## [Information provided]
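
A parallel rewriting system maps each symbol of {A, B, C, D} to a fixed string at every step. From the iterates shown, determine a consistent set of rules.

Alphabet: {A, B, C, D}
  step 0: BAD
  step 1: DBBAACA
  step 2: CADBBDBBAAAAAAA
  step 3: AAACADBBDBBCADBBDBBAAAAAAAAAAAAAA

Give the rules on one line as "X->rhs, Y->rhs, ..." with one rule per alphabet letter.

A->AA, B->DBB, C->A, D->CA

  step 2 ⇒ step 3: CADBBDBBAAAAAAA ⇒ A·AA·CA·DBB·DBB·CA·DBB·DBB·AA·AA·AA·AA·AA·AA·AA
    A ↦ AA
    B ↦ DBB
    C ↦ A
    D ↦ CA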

## [Your objective]
Produce the entries above once more, identical in every detail.

## [Answer to the problem]
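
A parallel rewriting system maps each symbol of {A, B, C, D} to a fixed string at every step. From the iterates shown, determine a consistent set of rules.

Alphabet: {A, B, C, D}
  step 0: BAD
  step 1: DBBAACA
  step 2: CADBBDBBAAAAAAA
  step 3: AAACADBBDBBCADBBDBBAAAAAAAAAAAAAA

Give the rules on one line as "X->rhs, Y->rhs, ..." with one rule per alphabet letter.

A->AA, B->DBB, C->A, D->CA

  step 2 ⇒ step 3: CADBBDBBAAAAAAA ⇒ A·AA·CA·DBB·DBB·CA·DBB·DBB·AA·AA·AA·AA·AA·AA·AA
    A ↦ AA
    B ↦ DBB
    C ↦ A
    D ↦ CA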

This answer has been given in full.